WHAT TO PRODUCE
All of the data needs to be reproduced with no alterations.

------ WORKING DATA ------

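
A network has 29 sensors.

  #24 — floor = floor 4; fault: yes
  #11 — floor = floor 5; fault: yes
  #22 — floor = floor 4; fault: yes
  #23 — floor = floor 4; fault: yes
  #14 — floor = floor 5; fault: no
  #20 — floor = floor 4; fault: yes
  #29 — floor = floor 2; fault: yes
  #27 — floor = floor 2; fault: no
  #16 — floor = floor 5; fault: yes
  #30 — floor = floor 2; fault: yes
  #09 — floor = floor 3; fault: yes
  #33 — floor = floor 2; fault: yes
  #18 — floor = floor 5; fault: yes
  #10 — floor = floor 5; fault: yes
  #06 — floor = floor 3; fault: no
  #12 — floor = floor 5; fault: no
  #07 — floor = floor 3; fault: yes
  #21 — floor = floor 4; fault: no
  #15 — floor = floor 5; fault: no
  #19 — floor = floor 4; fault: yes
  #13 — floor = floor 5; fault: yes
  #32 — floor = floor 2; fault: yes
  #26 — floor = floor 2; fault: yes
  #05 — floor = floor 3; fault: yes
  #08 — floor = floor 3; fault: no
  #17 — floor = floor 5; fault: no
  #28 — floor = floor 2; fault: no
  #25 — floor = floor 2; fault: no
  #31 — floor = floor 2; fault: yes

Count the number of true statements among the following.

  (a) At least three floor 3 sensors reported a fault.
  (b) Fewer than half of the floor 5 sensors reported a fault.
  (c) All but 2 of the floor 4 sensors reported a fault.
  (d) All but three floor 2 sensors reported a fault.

2

(a) floor 3: |A| = 5, |A ∩ B| = 3; needs |A ∩ B| ≥ 3 — true.
(b) floor 5: |A| = 9, |A ∩ B| = 5; needs |A ∩ B| < |A ∖ B| — false.
(c) floor 4: |A| = 6, |A ∩ B| = 5; needs |A ∖ B| = 2 — false.
(d) floor 2: |A| = 9, |A ∩ B| = 6; needs |A ∖ B| = 3 — true.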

------

SOLUTION TO THE EXERCISE
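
A network has 29 sensors.

  #24 — floor = floor 4; fault: yes
  #11 — floor = floor 5; fault: yes
  #22 — floor = floor 4; fault: yes
  #23 — floor = floor 4; fault: yes
  #14 — floor = floor 5; fault: no
  #20 — floor = floor 4; fault: yes
  #29 — floor = floor 2; fault: yes
  #27 — floor = floor 2; fault: no
  #16 — floor = floor 5; fault: yes
  #30 — floor = floor 2; fault: yes
  #09 — floor = floor 3; fault: yes
  #33 — floor = floor 2; fault: yes
  #18 — floor = floor 5; fault: yes
  #10 — floor = floor 5; fault: yes
  #06 — floor = floor 3; fault: no
  #12 — floor = floor 5; fault: no
  #07 — floor = floor 3; fault: yes
  #21 — floor = floor 4; fault: no
  #15 — floor = floor 5; fault: no
  #19 — floor = floor 4; fault: yes
  #13 — floor = floor 5; fault: yes
  #32 — floor = floor 2; fault: yes
  #26 — floor = floor 2; fault: yes
  #05 — floor = floor 3; fault: yes
  #08 — floor = floor 3; fault: no
  #17 — floor = floor 5; fault: no
  #28 — floor = floor 2; fault: no
  #25 — floor = floor 2; fault: no
  #31 — floor = floor 2; fault: yes

Count the number of true statements among the following.

  (a) At least three floor 3 sensors reported a fault.
  (b) Fewer than half of the floor 5 sensors reported a fault.
  (c) All but 2 of the floor 4 sensors reported a fault.
  (d) All but three floor 2 sensors reported a fault.

2

(a) floor 3: |A| = 5, |A ∩ B| = 3; needs |A ∩ B| ≥ 3 — true.
(b) floor 5: |A| = 9, |A ∩ B| = 5; needs |A ∩ B| < |A ∖ B| — false.
(c) floor 4: |A| = 6, |A ∩ B| = 5; needs |A ∖ B| = 2 — false.
(d) floor 2: |A| = 9, |A ∩ B| = 6; needs |A ∖ B| = 3 — true.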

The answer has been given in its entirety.